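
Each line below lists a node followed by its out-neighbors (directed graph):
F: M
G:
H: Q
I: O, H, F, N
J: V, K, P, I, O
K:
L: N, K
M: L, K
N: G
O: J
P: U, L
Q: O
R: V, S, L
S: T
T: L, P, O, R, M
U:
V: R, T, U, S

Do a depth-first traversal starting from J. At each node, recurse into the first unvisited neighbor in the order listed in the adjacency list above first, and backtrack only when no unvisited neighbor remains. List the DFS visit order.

J → V → R → S → T → L → N → G → K → P → U → O → M → I → H → Q → F

Visit J
J → V
V → R
R → S
S → T
T → L
L → N
N → G
L → K
T → P
P → U
T → O
T → M
J → I
I → H
H → Q
I → F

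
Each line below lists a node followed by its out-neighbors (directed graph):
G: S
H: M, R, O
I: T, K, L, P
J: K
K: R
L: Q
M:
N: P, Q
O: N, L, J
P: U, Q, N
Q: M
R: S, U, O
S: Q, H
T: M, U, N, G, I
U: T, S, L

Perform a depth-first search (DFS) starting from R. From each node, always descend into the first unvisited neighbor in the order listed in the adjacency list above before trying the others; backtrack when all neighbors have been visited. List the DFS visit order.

R, S, Q, M, H, O, N, P, U, T, G, I, K, L, J

Visit R
R → S
S → Q
Q → M
S → H
H → O
O → N
N → P
P → U
U → T
T → G
T → I
I → K
I → L
O → J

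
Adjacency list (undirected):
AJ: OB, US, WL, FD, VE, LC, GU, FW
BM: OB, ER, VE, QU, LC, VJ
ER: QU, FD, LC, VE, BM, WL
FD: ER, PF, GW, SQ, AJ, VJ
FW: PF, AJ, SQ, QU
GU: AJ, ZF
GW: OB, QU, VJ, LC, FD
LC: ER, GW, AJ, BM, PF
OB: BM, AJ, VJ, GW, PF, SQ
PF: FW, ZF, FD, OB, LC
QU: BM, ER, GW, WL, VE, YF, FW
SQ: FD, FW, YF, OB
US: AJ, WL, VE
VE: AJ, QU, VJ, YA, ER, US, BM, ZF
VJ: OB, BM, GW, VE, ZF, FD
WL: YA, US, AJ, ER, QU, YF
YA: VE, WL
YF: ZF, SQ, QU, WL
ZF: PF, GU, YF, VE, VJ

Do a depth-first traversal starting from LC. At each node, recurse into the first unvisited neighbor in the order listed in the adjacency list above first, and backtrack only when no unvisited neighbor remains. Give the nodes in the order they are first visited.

Visit LC
LC → ER
ER → QU
QU → BM
BM → OB
OB → AJ
AJ → US
US → WL
WL → YA
YA → VE
VE → VJ
VJ → GW
GW → FD
FD → PF
PF → FW
FW → SQ
SQ → YF
YF → ZF
ZF → GU

LC, ER, QU, BM, OB, AJ, US, WL, YA, VE, VJ, GW, FD, PF, FW, SQ, YF, ZF, GU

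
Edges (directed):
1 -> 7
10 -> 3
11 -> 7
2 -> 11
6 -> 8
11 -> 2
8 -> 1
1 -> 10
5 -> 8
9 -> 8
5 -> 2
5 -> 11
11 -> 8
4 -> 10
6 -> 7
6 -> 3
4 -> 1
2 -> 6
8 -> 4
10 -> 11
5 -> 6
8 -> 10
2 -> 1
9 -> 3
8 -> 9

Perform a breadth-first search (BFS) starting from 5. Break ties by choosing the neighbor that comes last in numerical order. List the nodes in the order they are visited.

Visit 5; enqueue 11, 8, 6, 2 → queue [11, 8, 6, 2]
Visit 11; enqueue 7 → queue [8, 6, 2, 7]
Visit 8; enqueue 10, 9, 4, 1 → queue [6, 2, 7, 10, 9, 4, 1]
Visit 6; enqueue 3 → queue [2, 7, 10, 9, 4, 1, 3]
Visit 2 → queue [7, 10, 9, 4, 1, 3]
Visit 7 → queue [10, 9, 4, 1, 3]
Visit 10 → queue [9, 4, 1, 3]
Visit 9 → queue [4, 1, 3]
Visit 4 → queue [1, 3]
Visit 1 → queue [3]
Visit 3 → queue []

5 11 8 6 2 7 10 9 4 1 3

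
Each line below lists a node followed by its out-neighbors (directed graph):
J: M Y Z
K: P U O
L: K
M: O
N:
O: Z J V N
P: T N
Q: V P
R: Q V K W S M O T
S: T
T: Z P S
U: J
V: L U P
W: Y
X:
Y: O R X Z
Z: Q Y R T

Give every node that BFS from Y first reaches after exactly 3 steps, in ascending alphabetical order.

Level 0: Y
Level 1: O, R, X, Z
Level 2: J, K, M, N, Q, S, T, V, W
Level 3: L, P, U

L, P, U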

***

» **Instructions to follow**:
Reproduce every line above, keeping each word exactly as it appears.

» **The completed task**:
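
Each line below lists a node followed by its out-neighbors (directed graph):
F: M
G:
H: Q
I: O, H, F, N
J: V, K, P, I, O
K:
L: N, K
M: L, K
N: G
O: J
P: U, L
Q: O
R: V, S, L
S: T
T: L, P, O, R, M
U:
V: R, T, U, S

Do a depth-first traversal starting from J. At each node, recurse into the first unvisited neighbor in the order listed in the adjacency list above first, and backtrack only when no unvisited neighbor remains. List the DFS visit order.

J → V → R → S → T → L → N → G → K → P → U → O → M → I → H → Q → F

Visit J
J → V
V → R
R → S
S → T
T → L
L → N
N → G
L → K
T → P
P → U
T → O
T → M
J → I
I → H
H → Q
I → F

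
Each line below lists a node followed by its out-neighbors (directed graph):
G: S
H: M, R, O
I: T, K, L, P
J: K
K: R
L: Q
M:
N: P, Q
O: N, L, J
P: U, Q, N
Q: M
R: S, U, O
S: Q, H
T: M, U, N, G, I
U: T, S, L

Perform a depth-first search (DFS) starting from R. From each node, always descend into the first unvisited neighbor in the order listed in the adjacency list above before trying the others; backtrack when all neighbors have been visited. List the DFS visit order.

R, S, Q, M, H, O, N, P, U, T, G, I, K, L, J

Visit R
R → S
S → Q
Q → M
S → H
H → O
O → N
N → P
P → U
U → T
T → G
T → I
I → K
I → L
O → J

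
Adjacency list (undirected):
AJ: OB, US, WL, FD, VE, LC, GU, FW
BM: OB, ER, VE, QU, LC, VJ
ER: QU, FD, LC, VE, BM, WL
FD: ER, PF, GW, SQ, AJ, VJ
FW: PF, AJ, SQ, QU
GU: AJ, ZF
GW: OB, QU, VJ, LC, FD
LC: ER, GW, AJ, BM, PF
OB: BM, AJ, VJ, GW, PF, SQ
PF: FW, ZF, FD, OB, LC
QU: BM, ER, GW, WL, VE, YF, FW
SQ: FD, FW, YF, OB
US: AJ, WL, VE
VE: AJ, QU, VJ, YA, ER, US, BM, ZF
VJ: OB, BM, GW, VE, ZF, FD
WL: YA, US, AJ, ER, QU, YF
YA: VE, WL
YF: ZF, SQ, QU, WL
ZF: PF, GU, YF, VE, VJ

Do a depth-first traversal starting from LC. At each node, recurse into the first unvisited neighbor in the order listed in the adjacency list above first, and backtrack only when no unvisited neighbor remains. Give the nodes in the order they are first visited.

Visit LC
LC → ER
ER → QU
QU → BM
BM → OB
OB → AJ
AJ → US
US → WL
WL → YA
YA → VE
VE → VJ
VJ → GW
GW → FD
FD → PF
PF → FW
FW → SQ
SQ → YF
YF → ZF
ZF → GU

LC, ER, QU, BM, OB, AJ, US, WL, YA, VE, VJ, GW, FD, PF, FW, SQ, YF, ZF, GU

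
Edges (directed):
1 -> 7
10 -> 3
11 -> 7
2 -> 11
6 -> 8
11 -> 2
8 -> 1
1 -> 10
5 -> 8
9 -> 8
5 -> 2
5 -> 11
11 -> 8
4 -> 10
6 -> 7
6 -> 3
4 -> 1
2 -> 6
8 -> 4
10 -> 11
5 -> 6
8 -> 10
2 -> 1
9 -> 3
8 -> 9

Perform a breadth-first search (BFS) starting from 5. Break ties by choosing the neighbor that comes last in numerical order. List the nodes in the order they are visited.

Visit 5; enqueue 11, 8, 6, 2 → queue [11, 8, 6, 2]
Visit 11; enqueue 7 → queue [8, 6, 2, 7]
Visit 8; enqueue 10, 9, 4, 1 → queue [6, 2, 7, 10, 9, 4, 1]
Visit 6; enqueue 3 → queue [2, 7, 10, 9, 4, 1, 3]
Visit 2 → queue [7, 10, 9, 4, 1, 3]
Visit 7 → queue [10, 9, 4, 1, 3]
Visit 10 → queue [9, 4, 1, 3]
Visit 9 → queue [4, 1, 3]
Visit 4 → queue [1, 3]
Visit 1 → queue [3]
Visit 3 → queue []

5 11 8 6 2 7 10 9 4 1 3

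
Each line below lists a node followed by its out-neighbors (directed graph):
J: M Y Z
K: P U O
L: K
M: O
N:
O: Z J V N
P: T N
Q: V P
R: Q V K W S M O T
S: T
T: Z P S
U: J
V: L U P
W: Y
X:
Y: O R X Z
Z: Q Y R T

Give every node that BFS from Y first reaches after exactly 3 steps, in ascending alphabetical order.

Level 0: Y
Level 1: O, R, X, Z
Level 2: J, K, M, N, Q, S, T, V, W
Level 3: L, P, U

L, P, U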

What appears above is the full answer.